## TASK GOAL
In full and word for word, copy the records that follow.

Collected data

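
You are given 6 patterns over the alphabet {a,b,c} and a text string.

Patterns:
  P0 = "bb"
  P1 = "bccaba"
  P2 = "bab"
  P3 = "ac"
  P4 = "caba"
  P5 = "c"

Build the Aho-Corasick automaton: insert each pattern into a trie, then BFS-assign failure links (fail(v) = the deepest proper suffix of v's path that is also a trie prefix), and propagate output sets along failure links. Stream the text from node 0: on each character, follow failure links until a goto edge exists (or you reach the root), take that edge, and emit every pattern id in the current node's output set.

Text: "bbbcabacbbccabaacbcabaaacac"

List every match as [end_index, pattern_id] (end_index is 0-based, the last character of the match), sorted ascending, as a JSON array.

Build:
Trie nodes:
  0='ε' goto a→10 b→1 c→12
  1='b' goto a→8 b→2 c→3
  2='bb' goto ·  ←P0
  3='bc' goto c→4
  4='bcc' goto a→5
  5='bcca' goto b→6
  6='bccab' goto a→7
  7='bccaba' goto ·  ←P1
  8='ba' goto b→9
  9='bab' goto ·  ←P2
  10='a' goto c→11
  11='ac' goto ·  ←P3
  12='c' goto a→13  ←P5
  13='ca' goto b→14
  14='cab' goto a→15
  15='caba' goto ·  ←P4

Failure links (BFS by depth):
  n1('b'): parent n0 fail=0; on 'b' 0 → fail=0;  out ∅∪∅=∅
  n10('a'): parent n0 fail=0; on 'a' 0 → fail=0;  out ∅∪∅=∅
  n12('c'): parent n0 fail=0; on 'c' 0 → fail=0;  out {5}∪∅={5}
  n2('bb'): parent n1 fail=0; on 'b' 0 → fail=1;  out {0}∪∅={0}
  n3('bc'): parent n1 fail=0; on 'c' 0 → fail=12;  out ∅∪{5}={5}
  n8('ba'): parent n1 fail=0; on 'a' 0 → fail=10;  out ∅∪∅=∅
  n11('ac'): parent n10 fail=0; on 'c' 0 → fail=12;  out {3}∪{5}={3,5}
  n13('ca'): parent n12 fail=0; on 'a' 0 → fail=10;  out ∅∪∅=∅
  n4('bcc'): parent n3 fail=12; on 'c' 12→0 → fail=12;  out ∅∪{5}={5}
  n9('bab'): parent n8 fail=10; on 'b' 10→0 → fail=1;  out {2}∪∅={2}
  n14('cab'): parent n13 fail=10; on 'b' 10→0 → fail=1;  out ∅∪∅=∅
  n5('bcca'): parent n4 fail=12; on 'a' 12 → fail=13;  out ∅∪∅=∅
  n15('caba'): parent n14 fail=1; on 'a' 1 → fail=8;  out {4}∪∅={4}
  n6('bccab'): parent n5 fail=13; on 'b' 13 → fail=14;  out ∅∪∅=∅
  n7('bccaba'): parent n6 fail=14; on 'a' 14 → fail=15;  out {1}∪{4}={1,4}

Text stream:
i=0 'b': node 0→1
i=1 'b': node 1→2  emit P0@[0:1]
i=2 'b': node 2→2 (via fail)  emit P0@[1:2]
i=3 'c': node 2→3 (via fail)  emit P5@[3:3]
i=4 'a': node 3→13 (via fail)
i=5 'b': node 13→14
i=6 'a': node 14→15  emit P4@[3:6]
i=7 'c': node 15→11 (via fail)  emit P3@[6:7],P5@[7:7]
i=8 'b': node 11→1 (via fail)
i=9 'b': node 1→2  emit P0@[8:9]
i=10 'c': node 2→3 (via fail)  emit P5@[10:10]
i=11 'c': node 3→4  emit P5@[11:11]
i=12 'a': node 4→5
i=13 'b': node 5→6
i=14 'a': node 6→7  emit P1@[9:14],P4@[11:14]
i=15 'a': node 7→10 (via fail)
i=16 'c': node 10→11  emit P3@[15:16],P5@[16:16]
i=17 'b': node 11→1 (via fail)
i=18 'c': node 1→3  emit P5@[18:18]
i=19 'a': node 3→13 (via fail)
i=20 'b': node 13→14
i=21 'a': node 14→15  emit P4@[18:21]
i=22 'a': node 15→10 (via fail)
i=23 'a': node 10→10 (via fail)
i=24 'c': node 10→11  emit P3@[23:24],P5@[24:24]
i=25 'a': node 11→13 (via fail)
i=26 'c': node 13→11 (via fail)  emit P3@[25:26],P5@[26:26]

Result: [[1,0],[2,0],[3,5],[6,4],[7,3],[7,5],[9,0],[10,5],[11,5],[14,1],[14,4],[16,3],[16,5],[18,5],[21,4],[24,3],[24,5],[26,3],[26,5]]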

## RESULT OF THE EXERCISE
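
You are given 6 patterns over the alphabet {a,b,c} and a text string.

Patterns:
  P0 = "bb"
  P1 = "bccaba"
  P2 = "bab"
  P3 = "ac"
  P4 = "caba"
  P5 = "c"

Build the Aho-Corasick automaton: insert each pattern into a trie, then BFS-assign failure links (fail(v) = the deepest proper suffix of v's path that is also a trie prefix), and propagate output sets along failure links. Stream the text from node 0: on each character, follow failure links until a goto edge exists (or you reach the root), take that edge, and emit every pattern id in the current node's output set.

Text: "bbbcabacbbccabaacbcabaaacac"

List every match as [end_index, pattern_id] (end_index is 0-based, the last character of the match), sorted ascending, as a JSON array.

Build:
Trie nodes:
  0='ε' goto a→10 b→1 c→12
  1='b' goto a→8 b→2 c→3
  2='bb' goto ·  ←P0
  3='bc' goto c→4
  4='bcc' goto a→5
  5='bcca' goto b→6
  6='bccab' goto a→7
  7='bccaba' goto ·  ←P1
  8='ba' goto b→9
  9='bab' goto ·  ←P2
  10='a' goto c→11
  11='ac' goto ·  ←P3
  12='c' goto a→13  ←P5
  13='ca' goto b→14
  14='cab' goto a→15
  15='caba' goto ·  ←P4

Failure links (BFS by depth):
  n1('b'): parent n0 fail=0; on 'b' 0 → fail=0;  out ∅∪∅=∅
  n10('a'): parent n0 fail=0; on 'a' 0 → fail=0;  out ∅∪∅=∅
  n12('c'): parent n0 fail=0; on 'c' 0 → fail=0;  out {5}∪∅={5}
  n2('bb'): parent n1 fail=0; on 'b' 0 → fail=1;  out {0}∪∅={0}
  n3('bc'): parent n1 fail=0; on 'c' 0 → fail=12;  out ∅∪{5}={5}
  n8('ba'): parent n1 fail=0; on 'a' 0 → fail=10;  out ∅∪∅=∅
  n11('ac'): parent n10 fail=0; on 'c' 0 → fail=12;  out {3}∪{5}={3,5}
  n13('ca'): parent n12 fail=0; on 'a' 0 → fail=10;  out ∅∪∅=∅
  n4('bcc'): parent n3 fail=12; on 'c' 12→0 → fail=12;  out ∅∪{5}={5}
  n9('bab'): parent n8 fail=10; on 'b' 10→0 → fail=1;  out {2}∪∅={2}
  n14('cab'): parent n13 fail=10; on 'b' 10→0 → fail=1;  out ∅∪∅=∅
  n5('bcca'): parent n4 fail=12; on 'a' 12 → fail=13;  out ∅∪∅=∅
  n15('caba'): parent n14 fail=1; on 'a' 1 → fail=8;  out {4}∪∅={4}
  n6('bccab'): parent n5 fail=13; on 'b' 13 → fail=14;  out ∅∪∅=∅
  n7('bccaba'): parent n6 fail=14; on 'a' 14 → fail=15;  out {1}∪{4}={1,4}

Text stream:
i=0 'b': node 0→1
i=1 'b': node 1→2  emit P0@[0:1]
i=2 'b': node 2→2 (via fail)  emit P0@[1:2]
i=3 'c': node 2→3 (via fail)  emit P5@[3:3]
i=4 'a': node 3→13 (via fail)
i=5 'b': node 13→14
i=6 'a': node 14→15  emit P4@[3:6]
i=7 'c': node 15→11 (via fail)  emit P3@[6:7],P5@[7:7]
i=8 'b': node 11→1 (via fail)
i=9 'b': node 1→2  emit P0@[8:9]
i=10 'c': node 2→3 (via fail)  emit P5@[10:10]
i=11 'c': node 3→4  emit P5@[11:11]
i=12 'a': node 4→5
i=13 'b': node 5→6
i=14 'a': node 6→7  emit P1@[9:14],P4@[11:14]
i=15 'a': node 7→10 (via fail)
i=16 'c': node 10→11  emit P3@[15:16],P5@[16:16]
i=17 'b': node 11→1 (via fail)
i=18 'c': node 1→3  emit P5@[18:18]
i=19 'a': node 3→13 (via fail)
i=20 'b': node 13→14
i=21 'a': node 14→15  emit P4@[18:21]
i=22 'a': node 15→10 (via fail)
i=23 'a': node 10→10 (via fail)
i=24 'c': node 10→11  emit P3@[23:24],P5@[24:24]
i=25 'a': node 11→13 (via fail)
i=26 'c': node 13→11 (via fail)  emit P3@[25:26],P5@[26:26]

Result: [[1,0],[2,0],[3,5],[6,4],[7,3],[7,5],[9,0],[10,5],[11,5],[14,1],[14,4],[16,3],[16,5],[18,5],[21,4],[24,3],[24,5],[26,3],[26,5]]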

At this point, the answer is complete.